## PROBLEM DESCRIPTION
For this exercise, return all the data exactly as it stands.

## DATASET RECORDS
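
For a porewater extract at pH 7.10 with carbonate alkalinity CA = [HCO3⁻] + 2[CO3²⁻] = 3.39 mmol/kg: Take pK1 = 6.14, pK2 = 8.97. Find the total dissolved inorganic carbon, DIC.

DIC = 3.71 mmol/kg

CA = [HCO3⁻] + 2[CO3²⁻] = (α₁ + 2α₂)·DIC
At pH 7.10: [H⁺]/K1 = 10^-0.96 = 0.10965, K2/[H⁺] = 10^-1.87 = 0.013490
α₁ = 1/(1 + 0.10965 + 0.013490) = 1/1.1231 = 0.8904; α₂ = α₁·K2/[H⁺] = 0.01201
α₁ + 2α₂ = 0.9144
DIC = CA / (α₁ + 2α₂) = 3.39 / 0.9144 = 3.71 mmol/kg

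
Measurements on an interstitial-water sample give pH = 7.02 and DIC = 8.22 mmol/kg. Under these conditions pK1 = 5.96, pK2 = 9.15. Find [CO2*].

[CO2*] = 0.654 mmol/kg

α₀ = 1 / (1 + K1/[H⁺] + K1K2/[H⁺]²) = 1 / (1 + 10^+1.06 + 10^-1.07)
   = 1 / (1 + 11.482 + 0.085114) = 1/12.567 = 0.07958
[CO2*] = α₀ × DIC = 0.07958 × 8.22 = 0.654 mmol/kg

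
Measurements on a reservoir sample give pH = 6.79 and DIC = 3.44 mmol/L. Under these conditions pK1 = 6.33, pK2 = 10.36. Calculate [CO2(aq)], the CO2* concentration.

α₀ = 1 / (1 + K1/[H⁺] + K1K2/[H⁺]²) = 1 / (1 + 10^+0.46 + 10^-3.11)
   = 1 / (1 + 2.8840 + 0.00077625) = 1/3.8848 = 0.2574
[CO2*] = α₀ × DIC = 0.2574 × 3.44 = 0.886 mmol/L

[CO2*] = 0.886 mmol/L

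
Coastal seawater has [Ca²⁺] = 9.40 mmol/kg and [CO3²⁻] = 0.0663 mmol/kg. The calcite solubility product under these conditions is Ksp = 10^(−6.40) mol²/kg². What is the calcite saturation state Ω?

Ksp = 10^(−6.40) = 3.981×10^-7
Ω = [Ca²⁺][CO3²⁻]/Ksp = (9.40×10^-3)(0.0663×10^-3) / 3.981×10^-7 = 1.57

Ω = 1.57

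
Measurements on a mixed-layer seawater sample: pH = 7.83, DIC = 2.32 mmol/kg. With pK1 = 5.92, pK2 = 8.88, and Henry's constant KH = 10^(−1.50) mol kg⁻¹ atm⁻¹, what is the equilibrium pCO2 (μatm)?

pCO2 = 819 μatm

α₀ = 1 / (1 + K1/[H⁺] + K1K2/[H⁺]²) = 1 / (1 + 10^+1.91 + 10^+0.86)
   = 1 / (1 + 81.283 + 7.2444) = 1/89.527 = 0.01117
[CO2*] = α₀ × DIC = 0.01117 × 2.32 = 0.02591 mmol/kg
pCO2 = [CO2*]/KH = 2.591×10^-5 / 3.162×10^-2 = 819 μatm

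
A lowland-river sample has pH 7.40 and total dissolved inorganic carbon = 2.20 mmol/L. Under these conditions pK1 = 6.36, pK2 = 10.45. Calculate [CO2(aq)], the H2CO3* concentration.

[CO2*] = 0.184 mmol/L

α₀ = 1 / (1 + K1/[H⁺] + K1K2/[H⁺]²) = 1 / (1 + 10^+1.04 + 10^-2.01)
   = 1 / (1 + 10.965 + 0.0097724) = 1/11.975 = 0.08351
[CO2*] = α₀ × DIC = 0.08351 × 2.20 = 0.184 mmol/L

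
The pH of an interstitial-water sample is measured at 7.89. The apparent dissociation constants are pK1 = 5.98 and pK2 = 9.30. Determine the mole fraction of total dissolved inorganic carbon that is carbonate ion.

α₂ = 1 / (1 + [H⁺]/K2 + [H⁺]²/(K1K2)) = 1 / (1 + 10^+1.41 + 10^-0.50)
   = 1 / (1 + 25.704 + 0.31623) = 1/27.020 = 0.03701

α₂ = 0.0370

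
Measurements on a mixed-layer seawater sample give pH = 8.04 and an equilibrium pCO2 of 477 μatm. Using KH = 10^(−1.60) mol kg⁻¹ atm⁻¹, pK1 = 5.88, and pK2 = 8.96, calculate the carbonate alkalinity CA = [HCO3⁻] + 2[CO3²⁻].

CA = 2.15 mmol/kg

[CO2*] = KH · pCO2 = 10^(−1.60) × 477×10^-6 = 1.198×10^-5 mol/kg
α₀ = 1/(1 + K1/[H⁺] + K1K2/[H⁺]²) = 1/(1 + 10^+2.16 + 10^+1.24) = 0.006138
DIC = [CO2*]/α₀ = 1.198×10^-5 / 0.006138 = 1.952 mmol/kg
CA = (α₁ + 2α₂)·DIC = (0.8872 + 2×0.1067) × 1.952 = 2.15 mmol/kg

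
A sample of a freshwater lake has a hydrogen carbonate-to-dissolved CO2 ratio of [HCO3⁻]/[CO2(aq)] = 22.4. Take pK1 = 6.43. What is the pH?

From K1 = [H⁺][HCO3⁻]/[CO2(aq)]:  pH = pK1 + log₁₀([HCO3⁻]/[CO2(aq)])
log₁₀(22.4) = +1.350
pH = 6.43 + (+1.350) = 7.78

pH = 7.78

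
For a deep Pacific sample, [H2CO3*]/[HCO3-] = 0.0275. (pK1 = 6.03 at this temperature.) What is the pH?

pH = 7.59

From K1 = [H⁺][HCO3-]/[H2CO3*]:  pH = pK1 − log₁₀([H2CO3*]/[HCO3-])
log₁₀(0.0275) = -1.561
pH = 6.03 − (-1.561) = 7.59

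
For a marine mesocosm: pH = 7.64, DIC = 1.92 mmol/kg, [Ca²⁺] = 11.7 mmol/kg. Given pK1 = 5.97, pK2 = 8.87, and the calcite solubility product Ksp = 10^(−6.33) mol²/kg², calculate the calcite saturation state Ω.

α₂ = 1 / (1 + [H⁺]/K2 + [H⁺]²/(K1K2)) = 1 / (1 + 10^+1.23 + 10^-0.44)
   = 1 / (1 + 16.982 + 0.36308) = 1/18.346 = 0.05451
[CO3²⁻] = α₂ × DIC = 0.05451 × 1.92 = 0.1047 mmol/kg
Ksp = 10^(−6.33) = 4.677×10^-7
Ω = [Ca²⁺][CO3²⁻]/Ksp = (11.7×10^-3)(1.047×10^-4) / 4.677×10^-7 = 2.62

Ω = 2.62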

## EXERCISE SOLUTION
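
For a porewater extract at pH 7.10 with carbonate alkalinity CA = [HCO3⁻] + 2[CO3²⁻] = 3.39 mmol/kg: Take pK1 = 6.14, pK2 = 8.97. Find the total dissolved inorganic carbon, DIC.

DIC = 3.71 mmol/kg

CA = [HCO3⁻] + 2[CO3²⁻] = (α₁ + 2α₂)·DIC
At pH 7.10: [H⁺]/K1 = 10^-0.96 = 0.10965, K2/[H⁺] = 10^-1.87 = 0.013490
α₁ = 1/(1 + 0.10965 + 0.013490) = 1/1.1231 = 0.8904; α₂ = α₁·K2/[H⁺] = 0.01201
α₁ + 2α₂ = 0.9144
DIC = CA / (α₁ + 2α₂) = 3.39 / 0.9144 = 3.71 mmol/kg

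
Measurements on an interstitial-water sample give pH = 7.02 and DIC = 8.22 mmol/kg. Under these conditions pK1 = 5.96, pK2 = 9.15. Find [CO2*].

[CO2*] = 0.654 mmol/kg

α₀ = 1 / (1 + K1/[H⁺] + K1K2/[H⁺]²) = 1 / (1 + 10^+1.06 + 10^-1.07)
   = 1 / (1 + 11.482 + 0.085114) = 1/12.567 = 0.07958
[CO2*] = α₀ × DIC = 0.07958 × 8.22 = 0.654 mmol/kg

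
Measurements on a reservoir sample give pH = 6.79 and DIC = 3.44 mmol/L. Under these conditions pK1 = 6.33, pK2 = 10.36. Calculate [CO2(aq)], the CO2* concentration.

α₀ = 1 / (1 + K1/[H⁺] + K1K2/[H⁺]²) = 1 / (1 + 10^+0.46 + 10^-3.11)
   = 1 / (1 + 2.8840 + 0.00077625) = 1/3.8848 = 0.2574
[CO2*] = α₀ × DIC = 0.2574 × 3.44 = 0.886 mmol/L

[CO2*] = 0.886 mmol/L

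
Coastal seawater has [Ca²⁺] = 9.40 mmol/kg and [CO3²⁻] = 0.0663 mmol/kg. The calcite solubility product under these conditions is Ksp = 10^(−6.40) mol²/kg². What is the calcite saturation state Ω?

Ksp = 10^(−6.40) = 3.981×10^-7
Ω = [Ca²⁺][CO3²⁻]/Ksp = (9.40×10^-3)(0.0663×10^-3) / 3.981×10^-7 = 1.57

Ω = 1.57

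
Measurements on a mixed-layer seawater sample: pH = 7.83, DIC = 2.32 mmol/kg. With pK1 = 5.92, pK2 = 8.88, and Henry's constant KH = 10^(−1.50) mol kg⁻¹ atm⁻¹, what is the equilibrium pCO2 (μatm)?

pCO2 = 819 μatm

α₀ = 1 / (1 + K1/[H⁺] + K1K2/[H⁺]²) = 1 / (1 + 10^+1.91 + 10^+0.86)
   = 1 / (1 + 81.283 + 7.2444) = 1/89.527 = 0.01117
[CO2*] = α₀ × DIC = 0.01117 × 2.32 = 0.02591 mmol/kg
pCO2 = [CO2*]/KH = 2.591×10^-5 / 3.162×10^-2 = 819 μatm

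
A lowland-river sample has pH 7.40 and total dissolved inorganic carbon = 2.20 mmol/L. Under these conditions pK1 = 6.36, pK2 = 10.45. Calculate [CO2(aq)], the H2CO3* concentration.

[CO2*] = 0.184 mmol/L

α₀ = 1 / (1 + K1/[H⁺] + K1K2/[H⁺]²) = 1 / (1 + 10^+1.04 + 10^-2.01)
   = 1 / (1 + 10.965 + 0.0097724) = 1/11.975 = 0.08351
[CO2*] = α₀ × DIC = 0.08351 × 2.20 = 0.184 mmol/L

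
The pH of an interstitial-water sample is measured at 7.89. The apparent dissociation constants are pK1 = 5.98 and pK2 = 9.30. Determine the mole fraction of total dissolved inorganic carbon that is carbonate ion.

α₂ = 1 / (1 + [H⁺]/K2 + [H⁺]²/(K1K2)) = 1 / (1 + 10^+1.41 + 10^-0.50)
   = 1 / (1 + 25.704 + 0.31623) = 1/27.020 = 0.03701

α₂ = 0.0370

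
Measurements on a mixed-layer seawater sample give pH = 8.04 and an equilibrium pCO2 of 477 μatm. Using KH = 10^(−1.60) mol kg⁻¹ atm⁻¹, pK1 = 5.88, and pK2 = 8.96, calculate the carbonate alkalinity CA = [HCO3⁻] + 2[CO3²⁻].

CA = 2.15 mmol/kg

[CO2*] = KH · pCO2 = 10^(−1.60) × 477×10^-6 = 1.198×10^-5 mol/kg
α₀ = 1/(1 + K1/[H⁺] + K1K2/[H⁺]²) = 1/(1 + 10^+2.16 + 10^+1.24) = 0.006138
DIC = [CO2*]/α₀ = 1.198×10^-5 / 0.006138 = 1.952 mmol/kg
CA = (α₁ + 2α₂)·DIC = (0.8872 + 2×0.1067) × 1.952 = 2.15 mmol/kg

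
A sample of a freshwater lake has a hydrogen carbonate-to-dissolved CO2 ratio of [HCO3⁻]/[CO2(aq)] = 22.4. Take pK1 = 6.43. What is the pH?

From K1 = [H⁺][HCO3⁻]/[CO2(aq)]:  pH = pK1 + log₁₀([HCO3⁻]/[CO2(aq)])
log₁₀(22.4) = +1.350
pH = 6.43 + (+1.350) = 7.78

pH = 7.78

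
For a deep Pacific sample, [H2CO3*]/[HCO3-] = 0.0275. (pK1 = 6.03 at this temperature.) What is the pH?

pH = 7.59

From K1 = [H⁺][HCO3-]/[H2CO3*]:  pH = pK1 − log₁₀([H2CO3*]/[HCO3-])
log₁₀(0.0275) = -1.561
pH = 6.03 − (-1.561) = 7.59

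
For a marine mesocosm: pH = 7.64, DIC = 1.92 mmol/kg, [Ca²⁺] = 11.7 mmol/kg. Given pK1 = 5.97, pK2 = 8.87, and the calcite solubility product Ksp = 10^(−6.33) mol²/kg², calculate the calcite saturation state Ω.

α₂ = 1 / (1 + [H⁺]/K2 + [H⁺]²/(K1K2)) = 1 / (1 + 10^+1.23 + 10^-0.44)
   = 1 / (1 + 16.982 + 0.36308) = 1/18.346 = 0.05451
[CO3²⁻] = α₂ × DIC = 0.05451 × 1.92 = 0.1047 mmol/kg
Ksp = 10^(−6.33) = 4.677×10^-7
Ω = [Ca²⁺][CO3²⁻]/Ksp = (11.7×10^-3)(1.047×10^-4) / 4.677×10^-7 = 2.62

Ω = 2.62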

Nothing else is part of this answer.